* _Aim of the exercise_: From the records below, copy each line in which the string "plane" occurs.

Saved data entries
◇ ◇ ◇ ◇ ◇

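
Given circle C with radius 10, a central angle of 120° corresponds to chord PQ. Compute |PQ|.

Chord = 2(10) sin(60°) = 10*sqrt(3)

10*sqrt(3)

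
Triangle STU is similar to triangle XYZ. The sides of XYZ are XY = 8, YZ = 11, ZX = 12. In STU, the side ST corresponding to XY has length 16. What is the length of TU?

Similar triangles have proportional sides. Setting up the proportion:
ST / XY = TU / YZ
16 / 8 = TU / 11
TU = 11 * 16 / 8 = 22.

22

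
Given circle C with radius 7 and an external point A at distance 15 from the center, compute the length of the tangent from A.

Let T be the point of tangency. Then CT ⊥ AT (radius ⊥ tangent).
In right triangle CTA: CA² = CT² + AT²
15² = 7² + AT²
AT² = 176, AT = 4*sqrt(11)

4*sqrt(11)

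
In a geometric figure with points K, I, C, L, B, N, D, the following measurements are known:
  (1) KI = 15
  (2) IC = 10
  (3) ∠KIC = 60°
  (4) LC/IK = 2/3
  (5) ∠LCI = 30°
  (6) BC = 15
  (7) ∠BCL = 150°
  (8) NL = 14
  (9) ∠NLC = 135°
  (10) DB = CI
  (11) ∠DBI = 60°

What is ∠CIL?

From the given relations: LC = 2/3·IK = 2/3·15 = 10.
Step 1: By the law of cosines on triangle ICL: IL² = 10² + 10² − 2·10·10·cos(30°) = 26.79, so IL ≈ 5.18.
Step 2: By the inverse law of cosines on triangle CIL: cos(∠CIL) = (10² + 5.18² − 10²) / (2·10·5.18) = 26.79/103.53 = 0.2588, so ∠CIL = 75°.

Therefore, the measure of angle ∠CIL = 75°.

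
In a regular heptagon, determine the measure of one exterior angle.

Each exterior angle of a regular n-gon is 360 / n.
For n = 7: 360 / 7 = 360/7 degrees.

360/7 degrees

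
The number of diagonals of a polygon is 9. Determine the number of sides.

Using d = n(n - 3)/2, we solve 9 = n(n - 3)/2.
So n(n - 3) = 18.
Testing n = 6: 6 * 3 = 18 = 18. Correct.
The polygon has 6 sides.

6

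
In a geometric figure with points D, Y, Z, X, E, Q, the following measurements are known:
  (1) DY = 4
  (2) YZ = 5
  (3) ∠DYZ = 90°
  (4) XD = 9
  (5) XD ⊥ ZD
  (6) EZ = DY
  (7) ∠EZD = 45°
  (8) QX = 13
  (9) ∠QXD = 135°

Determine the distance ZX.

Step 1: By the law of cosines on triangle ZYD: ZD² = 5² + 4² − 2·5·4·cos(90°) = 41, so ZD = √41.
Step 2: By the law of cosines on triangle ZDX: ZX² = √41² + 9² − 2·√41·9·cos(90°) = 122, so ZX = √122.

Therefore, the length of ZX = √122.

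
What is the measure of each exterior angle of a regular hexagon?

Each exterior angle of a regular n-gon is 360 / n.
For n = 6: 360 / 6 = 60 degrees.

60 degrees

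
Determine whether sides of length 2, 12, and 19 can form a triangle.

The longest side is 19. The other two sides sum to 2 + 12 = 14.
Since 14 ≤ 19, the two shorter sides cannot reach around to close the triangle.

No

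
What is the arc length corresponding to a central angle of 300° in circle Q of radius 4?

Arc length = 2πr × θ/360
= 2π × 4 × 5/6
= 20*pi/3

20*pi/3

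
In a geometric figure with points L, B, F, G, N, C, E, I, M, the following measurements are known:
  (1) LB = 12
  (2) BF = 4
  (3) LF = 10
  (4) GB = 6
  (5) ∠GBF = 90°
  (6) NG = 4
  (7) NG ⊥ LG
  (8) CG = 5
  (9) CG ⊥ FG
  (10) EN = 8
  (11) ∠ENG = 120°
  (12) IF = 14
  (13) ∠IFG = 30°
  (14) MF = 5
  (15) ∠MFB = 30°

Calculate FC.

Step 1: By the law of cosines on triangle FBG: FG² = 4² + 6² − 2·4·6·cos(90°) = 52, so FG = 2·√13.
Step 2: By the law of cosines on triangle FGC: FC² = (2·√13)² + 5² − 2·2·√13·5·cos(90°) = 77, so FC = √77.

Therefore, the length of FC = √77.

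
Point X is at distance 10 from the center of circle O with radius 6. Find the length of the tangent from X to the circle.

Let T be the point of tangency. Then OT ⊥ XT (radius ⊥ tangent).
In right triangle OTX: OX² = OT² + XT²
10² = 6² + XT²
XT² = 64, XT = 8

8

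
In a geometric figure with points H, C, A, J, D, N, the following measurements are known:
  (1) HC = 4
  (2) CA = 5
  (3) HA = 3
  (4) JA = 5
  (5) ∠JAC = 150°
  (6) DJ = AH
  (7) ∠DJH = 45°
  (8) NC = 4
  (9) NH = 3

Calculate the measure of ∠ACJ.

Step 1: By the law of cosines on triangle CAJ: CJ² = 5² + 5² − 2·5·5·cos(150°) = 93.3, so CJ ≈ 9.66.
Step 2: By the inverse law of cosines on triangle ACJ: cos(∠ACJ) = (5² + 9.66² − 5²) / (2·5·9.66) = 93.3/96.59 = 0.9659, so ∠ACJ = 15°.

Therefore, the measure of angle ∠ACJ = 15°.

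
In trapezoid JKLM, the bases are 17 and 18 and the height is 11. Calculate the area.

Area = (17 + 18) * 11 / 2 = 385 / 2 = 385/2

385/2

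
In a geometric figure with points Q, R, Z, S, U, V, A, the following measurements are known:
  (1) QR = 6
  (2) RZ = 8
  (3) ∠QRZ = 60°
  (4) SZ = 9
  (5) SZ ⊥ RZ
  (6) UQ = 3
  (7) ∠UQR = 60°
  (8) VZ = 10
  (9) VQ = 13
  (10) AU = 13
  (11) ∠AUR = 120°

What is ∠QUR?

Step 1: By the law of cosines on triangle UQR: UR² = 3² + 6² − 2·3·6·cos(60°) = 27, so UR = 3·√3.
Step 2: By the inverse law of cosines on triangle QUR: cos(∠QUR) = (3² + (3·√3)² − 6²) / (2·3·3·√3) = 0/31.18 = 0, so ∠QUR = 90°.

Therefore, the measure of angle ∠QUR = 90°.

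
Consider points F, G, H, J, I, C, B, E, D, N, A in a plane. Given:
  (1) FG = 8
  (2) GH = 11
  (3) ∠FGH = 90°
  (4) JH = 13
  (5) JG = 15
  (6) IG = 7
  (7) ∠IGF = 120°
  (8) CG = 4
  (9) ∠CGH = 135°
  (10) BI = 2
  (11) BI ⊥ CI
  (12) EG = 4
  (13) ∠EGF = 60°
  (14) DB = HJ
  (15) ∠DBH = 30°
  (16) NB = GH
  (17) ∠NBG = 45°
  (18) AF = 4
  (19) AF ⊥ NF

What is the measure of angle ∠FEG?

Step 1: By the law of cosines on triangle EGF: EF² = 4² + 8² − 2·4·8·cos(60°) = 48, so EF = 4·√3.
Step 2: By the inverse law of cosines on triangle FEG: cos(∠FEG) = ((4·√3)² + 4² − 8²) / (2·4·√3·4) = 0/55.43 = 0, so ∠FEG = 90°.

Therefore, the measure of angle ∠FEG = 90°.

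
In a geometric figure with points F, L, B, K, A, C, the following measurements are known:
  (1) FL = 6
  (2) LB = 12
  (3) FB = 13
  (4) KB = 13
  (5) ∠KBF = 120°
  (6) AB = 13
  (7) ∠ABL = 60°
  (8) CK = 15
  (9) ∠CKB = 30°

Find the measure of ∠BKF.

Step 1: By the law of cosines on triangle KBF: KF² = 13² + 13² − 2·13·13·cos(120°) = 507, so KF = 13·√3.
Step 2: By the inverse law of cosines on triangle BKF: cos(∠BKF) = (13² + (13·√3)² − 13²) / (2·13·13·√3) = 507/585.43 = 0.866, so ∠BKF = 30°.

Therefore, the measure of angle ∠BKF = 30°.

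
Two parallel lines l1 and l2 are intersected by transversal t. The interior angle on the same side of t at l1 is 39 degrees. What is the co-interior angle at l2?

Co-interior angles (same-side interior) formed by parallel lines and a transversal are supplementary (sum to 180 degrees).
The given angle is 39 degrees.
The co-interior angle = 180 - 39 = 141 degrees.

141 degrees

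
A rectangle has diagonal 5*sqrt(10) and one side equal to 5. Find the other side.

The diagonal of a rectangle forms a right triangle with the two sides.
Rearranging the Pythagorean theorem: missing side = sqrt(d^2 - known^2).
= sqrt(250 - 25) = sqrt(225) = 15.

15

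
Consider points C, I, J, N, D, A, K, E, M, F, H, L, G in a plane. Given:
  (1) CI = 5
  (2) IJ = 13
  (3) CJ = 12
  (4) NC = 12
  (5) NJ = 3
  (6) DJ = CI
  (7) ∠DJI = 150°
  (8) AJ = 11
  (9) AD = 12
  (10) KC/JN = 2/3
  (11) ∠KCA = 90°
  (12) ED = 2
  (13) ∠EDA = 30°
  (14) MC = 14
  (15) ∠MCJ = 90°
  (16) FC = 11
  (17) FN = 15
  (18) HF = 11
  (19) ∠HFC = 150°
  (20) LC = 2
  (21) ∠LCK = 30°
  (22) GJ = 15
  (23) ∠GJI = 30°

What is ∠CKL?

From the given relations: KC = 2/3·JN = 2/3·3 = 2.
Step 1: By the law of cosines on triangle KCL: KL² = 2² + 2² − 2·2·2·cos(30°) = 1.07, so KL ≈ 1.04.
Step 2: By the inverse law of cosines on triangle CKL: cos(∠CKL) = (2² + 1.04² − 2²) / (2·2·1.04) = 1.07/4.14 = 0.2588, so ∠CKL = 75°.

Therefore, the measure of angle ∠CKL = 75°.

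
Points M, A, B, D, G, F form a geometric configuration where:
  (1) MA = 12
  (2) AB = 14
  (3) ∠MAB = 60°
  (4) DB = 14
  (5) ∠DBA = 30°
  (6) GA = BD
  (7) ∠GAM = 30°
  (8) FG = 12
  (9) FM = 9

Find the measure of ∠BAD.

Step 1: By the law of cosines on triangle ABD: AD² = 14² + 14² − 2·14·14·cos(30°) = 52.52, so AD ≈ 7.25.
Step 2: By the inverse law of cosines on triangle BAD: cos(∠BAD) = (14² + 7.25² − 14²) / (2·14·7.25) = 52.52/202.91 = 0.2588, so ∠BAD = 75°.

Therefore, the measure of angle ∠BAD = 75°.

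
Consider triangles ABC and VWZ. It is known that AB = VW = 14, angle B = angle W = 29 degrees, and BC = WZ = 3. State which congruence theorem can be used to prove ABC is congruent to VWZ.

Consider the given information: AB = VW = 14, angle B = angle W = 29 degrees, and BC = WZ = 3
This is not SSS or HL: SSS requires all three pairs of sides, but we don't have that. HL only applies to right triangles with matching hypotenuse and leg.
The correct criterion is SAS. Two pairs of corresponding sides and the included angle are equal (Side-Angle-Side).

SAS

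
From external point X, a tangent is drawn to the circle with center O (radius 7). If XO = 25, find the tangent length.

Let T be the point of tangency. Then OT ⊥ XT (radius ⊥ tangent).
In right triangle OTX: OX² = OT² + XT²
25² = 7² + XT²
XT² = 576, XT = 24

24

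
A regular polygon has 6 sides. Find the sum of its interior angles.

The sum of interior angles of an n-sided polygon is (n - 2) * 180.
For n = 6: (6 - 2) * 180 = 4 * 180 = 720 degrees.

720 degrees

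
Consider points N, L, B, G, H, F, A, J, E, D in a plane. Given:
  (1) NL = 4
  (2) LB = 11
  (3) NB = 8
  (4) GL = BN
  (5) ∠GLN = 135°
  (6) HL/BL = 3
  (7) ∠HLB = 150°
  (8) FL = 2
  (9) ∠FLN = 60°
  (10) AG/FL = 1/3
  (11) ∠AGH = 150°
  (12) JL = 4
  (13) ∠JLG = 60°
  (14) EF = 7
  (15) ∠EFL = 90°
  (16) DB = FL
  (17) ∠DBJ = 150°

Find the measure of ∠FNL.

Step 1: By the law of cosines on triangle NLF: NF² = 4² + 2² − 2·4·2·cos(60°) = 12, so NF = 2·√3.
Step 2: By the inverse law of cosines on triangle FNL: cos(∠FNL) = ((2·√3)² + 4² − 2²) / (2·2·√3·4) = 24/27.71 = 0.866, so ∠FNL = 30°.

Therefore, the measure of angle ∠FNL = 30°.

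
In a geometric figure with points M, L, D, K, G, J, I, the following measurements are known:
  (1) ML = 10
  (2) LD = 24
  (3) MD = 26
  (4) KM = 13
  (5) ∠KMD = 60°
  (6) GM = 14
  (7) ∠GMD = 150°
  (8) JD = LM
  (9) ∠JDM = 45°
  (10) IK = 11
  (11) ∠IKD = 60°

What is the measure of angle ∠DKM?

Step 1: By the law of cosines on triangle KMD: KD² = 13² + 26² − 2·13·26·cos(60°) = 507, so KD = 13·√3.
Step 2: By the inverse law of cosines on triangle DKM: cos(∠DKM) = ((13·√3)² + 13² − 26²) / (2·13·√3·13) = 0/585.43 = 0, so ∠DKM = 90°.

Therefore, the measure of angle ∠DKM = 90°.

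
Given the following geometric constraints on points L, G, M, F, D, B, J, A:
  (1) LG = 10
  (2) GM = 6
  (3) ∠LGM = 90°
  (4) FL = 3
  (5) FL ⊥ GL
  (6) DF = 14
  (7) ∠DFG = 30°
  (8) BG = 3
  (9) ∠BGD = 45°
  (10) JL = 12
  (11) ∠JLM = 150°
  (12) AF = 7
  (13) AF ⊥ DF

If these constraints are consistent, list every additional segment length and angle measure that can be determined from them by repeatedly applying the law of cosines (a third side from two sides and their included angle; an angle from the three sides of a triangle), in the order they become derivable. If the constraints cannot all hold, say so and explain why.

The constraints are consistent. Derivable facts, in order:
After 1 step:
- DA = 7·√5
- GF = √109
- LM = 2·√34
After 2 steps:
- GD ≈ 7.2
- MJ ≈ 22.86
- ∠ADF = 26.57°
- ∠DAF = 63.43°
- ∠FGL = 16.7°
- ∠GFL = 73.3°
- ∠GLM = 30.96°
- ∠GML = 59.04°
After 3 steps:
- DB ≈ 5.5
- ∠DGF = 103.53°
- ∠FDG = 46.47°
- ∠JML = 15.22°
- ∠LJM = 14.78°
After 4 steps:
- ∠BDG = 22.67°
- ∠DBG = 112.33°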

◇ ◇ ◇ ◇ ◇

* _Exercise output_:
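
Consider points F, G, H, J, I, C, B, E, D, N, A in a plane. Given:
Consider points C, I, J, N, D, A, K, E, M, F, H, L, G in a plane. Given:
Consider points N, L, B, G, H, F, A, J, E, D in a plane. Given: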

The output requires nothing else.